MATERIAL SHOWN:
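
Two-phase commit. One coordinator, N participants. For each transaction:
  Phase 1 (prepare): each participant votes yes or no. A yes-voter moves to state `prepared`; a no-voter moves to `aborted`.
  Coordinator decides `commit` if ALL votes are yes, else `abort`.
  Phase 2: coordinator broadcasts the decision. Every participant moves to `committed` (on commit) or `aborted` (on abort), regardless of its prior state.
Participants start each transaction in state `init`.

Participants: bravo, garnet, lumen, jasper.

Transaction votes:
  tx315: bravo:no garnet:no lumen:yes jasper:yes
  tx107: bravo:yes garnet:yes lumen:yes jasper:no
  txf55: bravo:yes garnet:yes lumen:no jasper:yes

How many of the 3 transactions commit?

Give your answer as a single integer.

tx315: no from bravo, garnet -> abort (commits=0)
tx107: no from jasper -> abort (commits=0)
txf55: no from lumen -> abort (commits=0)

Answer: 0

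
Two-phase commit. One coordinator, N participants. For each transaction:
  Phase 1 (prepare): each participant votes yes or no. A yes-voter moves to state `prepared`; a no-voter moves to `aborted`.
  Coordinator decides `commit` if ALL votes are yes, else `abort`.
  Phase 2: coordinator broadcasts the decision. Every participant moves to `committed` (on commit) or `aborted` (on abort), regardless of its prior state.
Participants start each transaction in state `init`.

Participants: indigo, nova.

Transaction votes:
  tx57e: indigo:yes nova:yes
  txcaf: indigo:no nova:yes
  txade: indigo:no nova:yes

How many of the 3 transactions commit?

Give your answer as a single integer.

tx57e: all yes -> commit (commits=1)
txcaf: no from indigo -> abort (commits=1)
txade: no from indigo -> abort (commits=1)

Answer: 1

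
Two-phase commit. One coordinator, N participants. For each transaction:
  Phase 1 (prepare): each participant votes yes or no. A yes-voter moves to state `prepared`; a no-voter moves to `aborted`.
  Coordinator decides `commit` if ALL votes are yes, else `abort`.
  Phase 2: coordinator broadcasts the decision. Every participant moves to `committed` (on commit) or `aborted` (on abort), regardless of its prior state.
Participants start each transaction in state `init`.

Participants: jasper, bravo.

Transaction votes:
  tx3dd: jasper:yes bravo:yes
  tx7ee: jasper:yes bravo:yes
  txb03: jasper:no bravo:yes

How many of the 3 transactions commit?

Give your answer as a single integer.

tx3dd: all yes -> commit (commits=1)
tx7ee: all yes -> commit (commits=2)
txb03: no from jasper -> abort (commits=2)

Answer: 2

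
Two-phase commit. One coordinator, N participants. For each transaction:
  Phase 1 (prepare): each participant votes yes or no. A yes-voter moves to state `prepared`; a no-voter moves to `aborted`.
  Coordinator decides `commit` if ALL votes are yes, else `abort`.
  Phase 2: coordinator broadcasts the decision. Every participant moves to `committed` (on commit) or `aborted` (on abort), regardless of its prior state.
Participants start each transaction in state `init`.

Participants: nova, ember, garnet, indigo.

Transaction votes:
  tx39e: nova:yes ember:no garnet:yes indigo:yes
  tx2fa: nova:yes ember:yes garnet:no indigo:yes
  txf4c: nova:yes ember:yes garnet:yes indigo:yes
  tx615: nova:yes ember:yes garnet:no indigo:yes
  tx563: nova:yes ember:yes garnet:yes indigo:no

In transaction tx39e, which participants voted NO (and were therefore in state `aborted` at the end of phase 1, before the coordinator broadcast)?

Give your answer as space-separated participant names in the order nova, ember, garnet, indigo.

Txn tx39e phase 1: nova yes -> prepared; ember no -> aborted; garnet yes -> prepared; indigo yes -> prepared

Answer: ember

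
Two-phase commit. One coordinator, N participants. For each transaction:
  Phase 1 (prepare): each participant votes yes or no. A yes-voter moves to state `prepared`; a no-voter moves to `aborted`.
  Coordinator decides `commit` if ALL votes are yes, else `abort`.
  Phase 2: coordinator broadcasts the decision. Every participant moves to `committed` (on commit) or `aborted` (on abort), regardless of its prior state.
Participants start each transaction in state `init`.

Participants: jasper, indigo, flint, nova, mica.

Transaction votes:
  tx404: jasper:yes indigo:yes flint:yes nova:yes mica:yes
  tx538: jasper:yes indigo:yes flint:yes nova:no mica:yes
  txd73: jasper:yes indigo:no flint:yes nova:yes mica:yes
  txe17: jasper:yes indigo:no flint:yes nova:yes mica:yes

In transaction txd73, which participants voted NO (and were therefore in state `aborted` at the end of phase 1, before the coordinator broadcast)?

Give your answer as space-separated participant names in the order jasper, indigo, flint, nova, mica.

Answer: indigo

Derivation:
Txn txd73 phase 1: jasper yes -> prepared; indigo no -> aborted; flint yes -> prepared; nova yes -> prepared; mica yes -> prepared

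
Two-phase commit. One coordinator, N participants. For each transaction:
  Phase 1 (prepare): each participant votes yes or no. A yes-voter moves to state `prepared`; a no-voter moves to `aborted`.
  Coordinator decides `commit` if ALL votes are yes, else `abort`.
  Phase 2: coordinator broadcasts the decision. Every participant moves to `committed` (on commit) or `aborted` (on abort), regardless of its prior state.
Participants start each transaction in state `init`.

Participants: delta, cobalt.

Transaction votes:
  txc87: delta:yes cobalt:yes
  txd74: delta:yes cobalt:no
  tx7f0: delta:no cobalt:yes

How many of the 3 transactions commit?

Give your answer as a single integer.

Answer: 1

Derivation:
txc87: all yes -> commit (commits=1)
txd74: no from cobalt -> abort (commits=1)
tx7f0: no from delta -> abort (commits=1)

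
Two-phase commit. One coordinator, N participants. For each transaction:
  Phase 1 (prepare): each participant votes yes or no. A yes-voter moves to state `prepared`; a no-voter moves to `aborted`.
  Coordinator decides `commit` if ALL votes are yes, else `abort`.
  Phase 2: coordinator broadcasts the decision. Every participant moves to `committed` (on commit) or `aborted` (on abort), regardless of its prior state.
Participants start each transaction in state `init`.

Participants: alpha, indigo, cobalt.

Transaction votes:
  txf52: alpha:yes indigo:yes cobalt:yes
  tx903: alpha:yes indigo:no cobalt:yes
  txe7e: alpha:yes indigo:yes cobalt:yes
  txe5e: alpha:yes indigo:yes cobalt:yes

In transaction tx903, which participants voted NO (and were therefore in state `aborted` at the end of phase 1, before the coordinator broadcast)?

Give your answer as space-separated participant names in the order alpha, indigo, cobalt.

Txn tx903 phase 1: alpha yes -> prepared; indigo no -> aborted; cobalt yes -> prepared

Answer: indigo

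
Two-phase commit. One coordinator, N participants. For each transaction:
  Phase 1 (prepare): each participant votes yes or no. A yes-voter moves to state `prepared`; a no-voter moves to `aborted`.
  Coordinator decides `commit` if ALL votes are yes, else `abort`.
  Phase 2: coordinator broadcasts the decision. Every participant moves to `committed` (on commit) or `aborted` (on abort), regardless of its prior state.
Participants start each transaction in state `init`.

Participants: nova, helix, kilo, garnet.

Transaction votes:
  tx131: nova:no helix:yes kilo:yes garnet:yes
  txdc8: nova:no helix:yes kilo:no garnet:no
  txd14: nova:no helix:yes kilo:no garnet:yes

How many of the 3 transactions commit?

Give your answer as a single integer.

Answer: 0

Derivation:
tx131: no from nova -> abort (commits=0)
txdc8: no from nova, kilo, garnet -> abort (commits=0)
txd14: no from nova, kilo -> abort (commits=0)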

* * *

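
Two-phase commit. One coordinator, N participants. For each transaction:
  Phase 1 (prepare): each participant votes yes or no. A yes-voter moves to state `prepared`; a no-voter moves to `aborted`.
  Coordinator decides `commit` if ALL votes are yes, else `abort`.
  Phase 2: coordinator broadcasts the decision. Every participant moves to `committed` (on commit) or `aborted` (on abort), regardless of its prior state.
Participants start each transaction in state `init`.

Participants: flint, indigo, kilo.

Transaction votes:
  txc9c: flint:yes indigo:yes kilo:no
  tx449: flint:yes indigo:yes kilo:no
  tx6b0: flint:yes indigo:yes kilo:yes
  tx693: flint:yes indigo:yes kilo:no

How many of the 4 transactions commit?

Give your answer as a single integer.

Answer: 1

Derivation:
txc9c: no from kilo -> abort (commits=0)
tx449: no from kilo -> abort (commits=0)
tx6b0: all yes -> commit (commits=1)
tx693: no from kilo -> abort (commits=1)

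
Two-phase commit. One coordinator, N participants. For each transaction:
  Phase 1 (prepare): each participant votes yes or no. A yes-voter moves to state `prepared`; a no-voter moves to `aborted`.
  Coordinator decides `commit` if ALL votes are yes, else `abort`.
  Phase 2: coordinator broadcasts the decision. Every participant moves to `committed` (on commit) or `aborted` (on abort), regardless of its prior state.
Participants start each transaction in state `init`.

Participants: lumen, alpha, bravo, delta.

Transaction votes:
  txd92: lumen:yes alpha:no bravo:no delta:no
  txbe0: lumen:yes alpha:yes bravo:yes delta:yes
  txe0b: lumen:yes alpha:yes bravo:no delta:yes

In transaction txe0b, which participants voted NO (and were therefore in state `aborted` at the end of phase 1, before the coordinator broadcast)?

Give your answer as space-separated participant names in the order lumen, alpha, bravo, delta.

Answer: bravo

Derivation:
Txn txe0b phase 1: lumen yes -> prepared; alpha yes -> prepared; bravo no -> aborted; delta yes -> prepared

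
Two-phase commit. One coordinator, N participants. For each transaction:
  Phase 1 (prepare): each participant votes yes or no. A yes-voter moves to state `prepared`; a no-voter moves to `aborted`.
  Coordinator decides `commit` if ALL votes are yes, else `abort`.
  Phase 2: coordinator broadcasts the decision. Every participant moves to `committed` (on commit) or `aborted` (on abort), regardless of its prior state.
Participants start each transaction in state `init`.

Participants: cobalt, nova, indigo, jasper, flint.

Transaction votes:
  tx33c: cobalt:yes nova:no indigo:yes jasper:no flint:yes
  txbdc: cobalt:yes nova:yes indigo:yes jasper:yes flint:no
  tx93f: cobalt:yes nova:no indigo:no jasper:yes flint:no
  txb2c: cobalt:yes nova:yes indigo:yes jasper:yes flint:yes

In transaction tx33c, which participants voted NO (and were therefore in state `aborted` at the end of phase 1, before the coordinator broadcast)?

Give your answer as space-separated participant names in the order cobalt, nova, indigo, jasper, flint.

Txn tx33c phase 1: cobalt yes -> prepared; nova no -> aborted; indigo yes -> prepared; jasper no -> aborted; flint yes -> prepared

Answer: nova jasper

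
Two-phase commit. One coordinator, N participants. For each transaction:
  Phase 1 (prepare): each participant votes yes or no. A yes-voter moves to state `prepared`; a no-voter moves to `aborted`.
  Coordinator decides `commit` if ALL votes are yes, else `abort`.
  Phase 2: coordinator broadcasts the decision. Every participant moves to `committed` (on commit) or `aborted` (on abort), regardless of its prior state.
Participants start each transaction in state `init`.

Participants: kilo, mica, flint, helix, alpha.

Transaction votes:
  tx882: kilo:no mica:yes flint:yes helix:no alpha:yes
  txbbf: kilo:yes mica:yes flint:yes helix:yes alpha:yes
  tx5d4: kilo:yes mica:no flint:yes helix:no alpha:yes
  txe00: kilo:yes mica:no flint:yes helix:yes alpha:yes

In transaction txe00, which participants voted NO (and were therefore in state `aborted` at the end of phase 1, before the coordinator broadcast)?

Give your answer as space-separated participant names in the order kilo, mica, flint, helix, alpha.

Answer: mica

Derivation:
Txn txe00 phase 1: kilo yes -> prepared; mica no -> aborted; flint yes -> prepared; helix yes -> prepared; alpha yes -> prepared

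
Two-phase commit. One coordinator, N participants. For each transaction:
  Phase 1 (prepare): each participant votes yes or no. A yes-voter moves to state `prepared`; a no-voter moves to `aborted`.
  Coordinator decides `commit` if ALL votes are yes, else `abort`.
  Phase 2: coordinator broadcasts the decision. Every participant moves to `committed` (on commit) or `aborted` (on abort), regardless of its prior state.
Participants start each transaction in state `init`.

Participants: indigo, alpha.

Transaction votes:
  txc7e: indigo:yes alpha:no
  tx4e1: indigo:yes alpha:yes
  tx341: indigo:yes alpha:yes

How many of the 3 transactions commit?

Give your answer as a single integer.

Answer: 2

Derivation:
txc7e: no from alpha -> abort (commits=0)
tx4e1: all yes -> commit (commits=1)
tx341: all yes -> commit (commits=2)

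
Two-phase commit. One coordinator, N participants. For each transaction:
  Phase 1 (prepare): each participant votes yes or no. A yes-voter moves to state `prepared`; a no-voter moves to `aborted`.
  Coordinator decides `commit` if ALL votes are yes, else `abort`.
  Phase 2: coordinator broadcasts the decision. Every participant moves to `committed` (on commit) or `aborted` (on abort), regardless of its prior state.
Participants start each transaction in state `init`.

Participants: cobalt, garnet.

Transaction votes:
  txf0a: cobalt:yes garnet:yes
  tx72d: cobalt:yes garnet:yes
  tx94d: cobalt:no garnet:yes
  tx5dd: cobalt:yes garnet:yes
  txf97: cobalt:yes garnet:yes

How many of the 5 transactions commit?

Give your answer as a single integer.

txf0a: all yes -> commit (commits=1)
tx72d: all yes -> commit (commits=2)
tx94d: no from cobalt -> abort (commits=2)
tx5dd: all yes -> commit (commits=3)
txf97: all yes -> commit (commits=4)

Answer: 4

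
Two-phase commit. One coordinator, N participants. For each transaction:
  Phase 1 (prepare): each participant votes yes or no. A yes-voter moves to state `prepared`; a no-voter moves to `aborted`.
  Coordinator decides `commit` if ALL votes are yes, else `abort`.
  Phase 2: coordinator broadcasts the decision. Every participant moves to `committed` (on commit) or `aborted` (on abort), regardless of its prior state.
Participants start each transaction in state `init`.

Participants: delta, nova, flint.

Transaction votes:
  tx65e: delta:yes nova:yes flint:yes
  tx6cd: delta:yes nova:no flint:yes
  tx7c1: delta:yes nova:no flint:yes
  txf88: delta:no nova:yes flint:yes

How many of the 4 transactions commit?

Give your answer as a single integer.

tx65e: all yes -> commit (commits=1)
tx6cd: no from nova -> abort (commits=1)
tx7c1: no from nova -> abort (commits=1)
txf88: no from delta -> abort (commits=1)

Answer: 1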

EXERCISE OBJECTIVE:
Going down the listing above, begin printing at the line with "txcaf: indigo:no nova:yes" and finish with the line with "txf4c: nova:yes ember:yes", exactly as they appear.

WRITTEN SOLUTION:
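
  txcaf: indigo:no nova:yes
  txade: indigo:no nova:yes

How many of the 3 transactions commit?

Give your answer as a single integer.

tx57e: all yes -> commit (commits=1)
txcaf: no from indigo -> abort (commits=1)
txade: no from indigo -> abort (commits=1)

Answer: 1

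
Two-phase commit. One coordinator, N participants. For each transaction:
  Phase 1 (prepare): each participant votes yes or no. A yes-voter moves to state `prepared`; a no-voter moves to `aborted`.
  Coordinator decides `commit` if ALL votes are yes, else `abort`.
  Phase 2: coordinator broadcasts the decision. Every participant moves to `committed` (on commit) or `aborted` (on abort), regardless of its prior state.
Participants start each transaction in state `init`.

Participants: jasper, bravo.

Transaction votes:
  tx3dd: jasper:yes bravo:yes
  tx7ee: jasper:yes bravo:yes
  txb03: jasper:no bravo:yes

How many of the 3 transactions commit?

Give your answer as a single integer.

tx3dd: all yes -> commit (commits=1)
tx7ee: all yes -> commit (commits=2)
txb03: no from jasper -> abort (commits=2)

Answer: 2

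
Two-phase commit. One coordinator, N participants. For each transaction:
  Phase 1 (prepare): each participant votes yes or no. A yes-voter moves to state `prepared`; a no-voter moves to `aborted`.
  Coordinator decides `commit` if ALL votes are yes, else `abort`.
  Phase 2: coordinator broadcasts the decision. Every participant moves to `committed` (on commit) or `aborted` (on abort), regardless of its prior state.
Participants start each transaction in state `init`.

Participants: nova, ember, garnet, indigo.

Transaction votes:
  tx39e: nova:yes ember:no garnet:yes indigo:yes
  tx2fa: nova:yes ember:yes garnet:no indigo:yes
  txf4c: nova:yes ember:yes garnet:yes indigo:yes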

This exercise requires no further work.